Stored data

Segment Open

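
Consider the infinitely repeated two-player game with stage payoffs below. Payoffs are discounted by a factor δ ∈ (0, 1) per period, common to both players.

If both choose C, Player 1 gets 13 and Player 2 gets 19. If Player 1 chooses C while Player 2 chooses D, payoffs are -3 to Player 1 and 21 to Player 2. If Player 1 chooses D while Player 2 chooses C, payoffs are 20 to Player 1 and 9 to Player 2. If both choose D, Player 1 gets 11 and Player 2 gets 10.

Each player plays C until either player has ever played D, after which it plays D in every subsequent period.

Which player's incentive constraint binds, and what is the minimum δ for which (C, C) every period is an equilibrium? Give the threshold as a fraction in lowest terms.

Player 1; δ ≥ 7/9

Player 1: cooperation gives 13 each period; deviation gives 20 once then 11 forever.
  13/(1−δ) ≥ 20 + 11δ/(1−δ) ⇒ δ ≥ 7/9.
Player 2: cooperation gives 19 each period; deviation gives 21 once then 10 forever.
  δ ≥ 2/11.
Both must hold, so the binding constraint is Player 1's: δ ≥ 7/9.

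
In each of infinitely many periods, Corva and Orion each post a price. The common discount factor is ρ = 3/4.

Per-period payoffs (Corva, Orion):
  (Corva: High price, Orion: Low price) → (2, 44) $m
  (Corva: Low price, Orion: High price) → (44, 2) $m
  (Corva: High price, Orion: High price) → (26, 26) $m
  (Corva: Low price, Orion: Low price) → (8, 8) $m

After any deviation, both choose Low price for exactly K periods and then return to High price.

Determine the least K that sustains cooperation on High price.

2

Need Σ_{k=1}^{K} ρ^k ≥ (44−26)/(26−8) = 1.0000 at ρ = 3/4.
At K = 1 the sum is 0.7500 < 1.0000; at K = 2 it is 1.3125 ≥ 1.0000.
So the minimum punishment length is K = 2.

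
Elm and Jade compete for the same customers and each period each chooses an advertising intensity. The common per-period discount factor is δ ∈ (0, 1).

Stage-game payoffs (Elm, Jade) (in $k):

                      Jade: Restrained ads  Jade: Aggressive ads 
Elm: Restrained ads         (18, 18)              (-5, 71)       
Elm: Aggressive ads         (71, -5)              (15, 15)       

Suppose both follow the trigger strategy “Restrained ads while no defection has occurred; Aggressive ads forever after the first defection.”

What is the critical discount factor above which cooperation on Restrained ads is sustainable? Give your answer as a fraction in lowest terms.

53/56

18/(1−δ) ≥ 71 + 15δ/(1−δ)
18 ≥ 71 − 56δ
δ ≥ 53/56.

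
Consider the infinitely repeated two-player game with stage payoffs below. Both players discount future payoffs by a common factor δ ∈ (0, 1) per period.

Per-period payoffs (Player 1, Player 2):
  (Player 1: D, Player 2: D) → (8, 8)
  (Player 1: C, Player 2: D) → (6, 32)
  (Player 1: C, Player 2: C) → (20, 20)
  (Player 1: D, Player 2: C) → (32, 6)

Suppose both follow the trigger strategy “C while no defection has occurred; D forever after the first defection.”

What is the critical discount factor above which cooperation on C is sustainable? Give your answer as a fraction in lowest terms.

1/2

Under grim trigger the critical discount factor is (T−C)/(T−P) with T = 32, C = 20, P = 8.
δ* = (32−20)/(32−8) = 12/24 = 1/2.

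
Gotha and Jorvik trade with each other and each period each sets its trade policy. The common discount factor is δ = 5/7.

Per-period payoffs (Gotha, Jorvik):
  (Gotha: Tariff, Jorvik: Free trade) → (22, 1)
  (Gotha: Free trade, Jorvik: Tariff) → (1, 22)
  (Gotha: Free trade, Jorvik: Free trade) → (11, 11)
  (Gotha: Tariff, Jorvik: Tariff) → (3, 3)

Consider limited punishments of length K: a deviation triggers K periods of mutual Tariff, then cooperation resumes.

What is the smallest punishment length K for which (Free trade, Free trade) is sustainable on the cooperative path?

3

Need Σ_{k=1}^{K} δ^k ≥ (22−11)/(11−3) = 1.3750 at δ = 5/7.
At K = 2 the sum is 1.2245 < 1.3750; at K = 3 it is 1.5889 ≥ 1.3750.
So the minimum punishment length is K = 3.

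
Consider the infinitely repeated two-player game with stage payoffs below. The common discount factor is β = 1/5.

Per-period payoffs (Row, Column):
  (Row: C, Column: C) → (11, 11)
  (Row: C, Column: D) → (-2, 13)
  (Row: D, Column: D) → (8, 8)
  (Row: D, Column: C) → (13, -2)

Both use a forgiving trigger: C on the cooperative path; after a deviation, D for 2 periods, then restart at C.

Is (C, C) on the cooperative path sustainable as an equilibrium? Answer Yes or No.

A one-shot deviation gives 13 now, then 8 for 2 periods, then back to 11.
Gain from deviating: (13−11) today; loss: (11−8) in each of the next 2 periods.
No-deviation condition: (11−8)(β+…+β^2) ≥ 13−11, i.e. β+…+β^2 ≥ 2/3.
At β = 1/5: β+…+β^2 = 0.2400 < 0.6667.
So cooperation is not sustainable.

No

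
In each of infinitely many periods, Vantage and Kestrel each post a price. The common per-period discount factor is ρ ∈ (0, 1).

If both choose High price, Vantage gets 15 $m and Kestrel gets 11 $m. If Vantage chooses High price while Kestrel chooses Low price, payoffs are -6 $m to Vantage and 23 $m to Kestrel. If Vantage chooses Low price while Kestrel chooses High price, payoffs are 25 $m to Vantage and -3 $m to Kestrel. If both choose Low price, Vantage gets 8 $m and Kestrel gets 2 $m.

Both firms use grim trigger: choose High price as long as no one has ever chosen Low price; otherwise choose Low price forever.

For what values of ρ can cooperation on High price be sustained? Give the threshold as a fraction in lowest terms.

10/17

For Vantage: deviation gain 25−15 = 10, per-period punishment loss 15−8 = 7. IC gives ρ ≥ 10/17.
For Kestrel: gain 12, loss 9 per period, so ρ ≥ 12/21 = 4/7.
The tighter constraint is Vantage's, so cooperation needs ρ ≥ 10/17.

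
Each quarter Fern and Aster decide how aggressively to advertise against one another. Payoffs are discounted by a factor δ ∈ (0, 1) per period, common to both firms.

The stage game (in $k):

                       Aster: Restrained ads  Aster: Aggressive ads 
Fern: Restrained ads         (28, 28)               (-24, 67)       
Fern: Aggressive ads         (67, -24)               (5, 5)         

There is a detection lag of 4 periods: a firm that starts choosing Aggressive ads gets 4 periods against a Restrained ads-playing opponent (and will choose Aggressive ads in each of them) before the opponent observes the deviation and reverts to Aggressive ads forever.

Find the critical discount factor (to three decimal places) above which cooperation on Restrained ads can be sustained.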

Segment Closed

Give only the number of lines in the entries above that contain the string "follow".

» RESPONSE TO THE EXERCISE
2